**Work instruction**:
Your answer should hold exactly the lines from the one with "Given x = [-4.9768, 3.7938, -2.6056, 6.4983]" through the final line of the data below, reproduced as written.

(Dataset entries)
⟨
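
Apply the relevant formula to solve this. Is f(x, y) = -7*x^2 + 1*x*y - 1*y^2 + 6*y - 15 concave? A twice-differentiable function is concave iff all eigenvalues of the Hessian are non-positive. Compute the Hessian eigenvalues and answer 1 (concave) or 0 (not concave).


The Hessian of f(x,y) = -7*x^2 + 1*x*y - 1*y^2 + 6*y - 15 is:
H = [[-14, 1], [1, -2]]
Trace = -14 - 2 = -16
Determinant = -14*-2 - (1)^2 = 27
Discriminant = (-16)^2 - 4*27 = 148.0
Eigenvalues: lambda_1 = -14.0828, lambda_2 = -1.9172
The function is concave.

1


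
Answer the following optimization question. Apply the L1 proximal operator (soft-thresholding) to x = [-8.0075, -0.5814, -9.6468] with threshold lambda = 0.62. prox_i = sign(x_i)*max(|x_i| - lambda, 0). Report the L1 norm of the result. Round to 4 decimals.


Soft-thresholding with lambda = 0.62:
prox(-8.0075) = sign(-8.0075)*max(|-8.0075| - 0.62, 0) = -7.3875
prox(-0.5814) = sign(-0.5814)*max(|-0.5814| - 0.62, 0) = 0.0
prox(-9.6468) = sign(-9.6468)*max(|-9.6468| - 0.62, 0) = -9.0268
prox(x) = [-7.3875, 0.0, -9.0268]
||prox(x)||_1 = 7.3875 + 0.0 + 9.0268 = 16.4143


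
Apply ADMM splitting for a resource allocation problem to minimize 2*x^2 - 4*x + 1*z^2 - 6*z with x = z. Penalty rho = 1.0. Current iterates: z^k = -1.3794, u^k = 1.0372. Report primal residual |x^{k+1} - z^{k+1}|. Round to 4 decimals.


ADMM iteration with rho = 1.0, z^k = -1.3794, u^k = 1.0372
Step 1: x-update.
Minimize 2*x^2 - 4*x + (1.0/2)*(x + 1.3794 + 1.0372)^2
FOC: (2*2 + 1.0)*x = 4 + 1.0*(-1.3794 - 1.0372)
x^{k+1} = 0.3167
Step 2: z-update.
Minimize 1*z^2 - 6*z + (1.0/2)*(0.3167 - z + 1.0372)^2
FOC: (2*1 + 1.0)*z = 6 + 1.0*(0.3167 + 1.0372)
z^{k+1} = 2.4513
Step 3: u-update.
u^{k+1} = 1.0372 + 0.3167 - 2.4513 = -1.0974
Step 4: Primal residual = |0.3167 - 2.4513| = 2.1346


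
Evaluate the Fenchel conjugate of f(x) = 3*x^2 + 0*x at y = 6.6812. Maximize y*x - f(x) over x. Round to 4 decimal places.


f*(y) = sup_x {y*x - a*x^2 - b*x} = sup_x {(y-b)*x - a*x^2}
FOC: (y - b) - 2a*x = 0 => x* = (y - b)/(2a)
x* = (6.6812 - 0)/(2*3) = 1.1135
f*(6.6812) = (y-b)^2/(4a) = (6.6812 - 0)^2/(4*3)
= 44.6384/12 = 3.7199


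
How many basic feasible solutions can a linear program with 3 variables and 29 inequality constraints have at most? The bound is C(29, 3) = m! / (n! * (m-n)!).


Each vertex corresponds to some choice of n active constraints out of m, so the number of vertices is at most C(m, n) = m! / (n!(m-n)!).
m = 29, n = 3
Numerator: 29 * 28 * 27
Denominator: 3! = 6
C(29, 3) = 3654


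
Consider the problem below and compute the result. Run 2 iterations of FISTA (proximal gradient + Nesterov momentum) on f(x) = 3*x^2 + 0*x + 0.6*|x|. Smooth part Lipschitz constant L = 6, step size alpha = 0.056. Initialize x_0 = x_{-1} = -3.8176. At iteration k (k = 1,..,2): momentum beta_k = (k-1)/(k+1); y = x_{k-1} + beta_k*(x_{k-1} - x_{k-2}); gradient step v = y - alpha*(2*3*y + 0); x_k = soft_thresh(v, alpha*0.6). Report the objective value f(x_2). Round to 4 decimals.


FISTA on f(x) = 3*x^2 + 0*x + 0.6*|x|
L = 6, alpha = 0.056
Iteration 1: beta = 0.0, y = -3.8176 + 0.0*(-3.8176 + 3.8176) = -3.8176
  grad(y) = -22.9056, v = y - alpha*grad = -2.5349
  prox(v) = soft_thresh(-2.5349, 0.0336) = -2.5013
Iteration 2: beta = 0.3333, y = -2.5013 + 0.3333*(-2.5013 + 3.8176) = -2.0625
  grad(y) = -12.3751, v = y - alpha*grad = -1.3695
  prox(v) = soft_thresh(-1.3695, 0.0336) = -1.3359
f(x_2) = 3*(-1.3359)^2 + 0*(-1.3359) + 0.6*|-1.3359| = 6.1555


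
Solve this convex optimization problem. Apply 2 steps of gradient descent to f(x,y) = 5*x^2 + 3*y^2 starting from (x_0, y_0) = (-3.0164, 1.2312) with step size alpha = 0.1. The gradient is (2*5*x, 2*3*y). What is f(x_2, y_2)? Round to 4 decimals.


Gradient descent on f(x,y) = 5*x^2 + 3*y^2.
Starting point: (-3.0164, 1.2312), alpha = 0.1
Step 1: grad_x = 2*5*-3.0164 = -30.164, grad_y = 2*3*1.2312 = 7.3872
  x_1 = -3.0164 - 0.1*-30.164 = 0.0
  y_1 = 1.2312 - 0.1*7.3872 = 0.4925
Step 2: grad_x = 2*5*0.0 = 0.0, grad_y = 2*3*0.4925 = 2.9549
  x_2 = 0.0 - 0.1*0.0 = 0.0
  y_2 = 0.4925 - 0.1*2.9549 = 0.197
f(0.0, 0.197) = 5*0.0^2 + 3*0.197^2 = 0.1164


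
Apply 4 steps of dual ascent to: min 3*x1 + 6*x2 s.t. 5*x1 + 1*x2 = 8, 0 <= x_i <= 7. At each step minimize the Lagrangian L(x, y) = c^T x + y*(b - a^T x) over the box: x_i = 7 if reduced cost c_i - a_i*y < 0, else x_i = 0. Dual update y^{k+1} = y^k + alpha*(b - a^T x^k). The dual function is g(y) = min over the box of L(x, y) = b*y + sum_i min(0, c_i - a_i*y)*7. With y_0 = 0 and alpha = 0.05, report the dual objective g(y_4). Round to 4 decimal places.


Dual ascent for LP: min 3*x1 + 6*x2, 5*x1 + 1*x2 = 8, 0 <= x_i <= 7
Step 1: y^k = 0.0, reduced costs: (3.0, 6.0)
  x^k = (0.0, 0.0), subgradient = b - a^T x = 8.0
  y^{k+1} = 0.0 + 0.05*8.0 = 0.4
Step 2: y^k = 0.4, reduced costs: (1.0, 5.6)
  x^k = (0.0, 0.0), subgradient = b - a^T x = 8.0
  y^{k+1} = 0.4 + 0.05*8.0 = 0.8
Step 3: y^k = 0.8, reduced costs: (-1.0, 5.2)
  x^k = (7.0, 0.0), subgradient = b - a^T x = -27.0
  y^{k+1} = 0.8 + 0.05*-27.0 = -0.55
Step 4: y^k = -0.55, reduced costs: (5.75, 6.55)
  x^k = (0.0, 0.0), subgradient = b - a^T x = 8.0
  y^{k+1} = -0.55 + 0.05*8.0 = -0.15
Dual objective at y_4 = -0.15: reduced costs (3.75, 6.15), box minimizer x = (0.0, 0.0)
g(y_4) = b*y + (c1 - a1*y)*x1 + (c2 - a2*y)*x2 = 8*(-0.15) + 3.75*0.0 + 6.15*0.0 = -1.2 + 0.0 + 0.0 = -1.2


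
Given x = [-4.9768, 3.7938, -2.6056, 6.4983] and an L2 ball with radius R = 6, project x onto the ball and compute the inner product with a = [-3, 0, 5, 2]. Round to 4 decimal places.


Step 1: Compute ||x|| (intermediates to 6 decimals).
||x|| = sqrt((-4.9768)^2 + 3.7938^2 + (-2.6056)^2 + 6.4983^2) = 9.390341
Step 2: Project.
Since ||x|| > R, scale = R/||x|| = 6/9.390341 = 0.638954, proj(x) = scale * x
proj(x) = [-3.179946, 2.424064, -1.664859, 4.152115]
Step 3: Dot product.
a^T * proj(x) = -3*(-3.179946) + 0*2.424064 + 5*(-1.664859) + 2*4.152115 = 9.5198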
⟩
**Your response**:
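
Given x = [-4.9768, 3.7938, -2.6056, 6.4983] and an L2 ball with radius R = 6, project x onto the ball and compute the inner product with a = [-3, 0, 5, 2]. Round to 4 decimal places.


Step 1: Compute ||x|| (intermediates to 6 decimals).
||x|| = sqrt((-4.9768)^2 + 3.7938^2 + (-2.6056)^2 + 6.4983^2) = 9.390341
Step 2: Project.
Since ||x|| > R, scale = R/||x|| = 6/9.390341 = 0.638954, proj(x) = scale * x
proj(x) = [-3.179946, 2.424064, -1.664859, 4.152115]
Step 3: Dot product.
a^T * proj(x) = -3*(-3.179946) + 0*2.424064 + 5*(-1.664859) + 2*4.152115 = 9.5198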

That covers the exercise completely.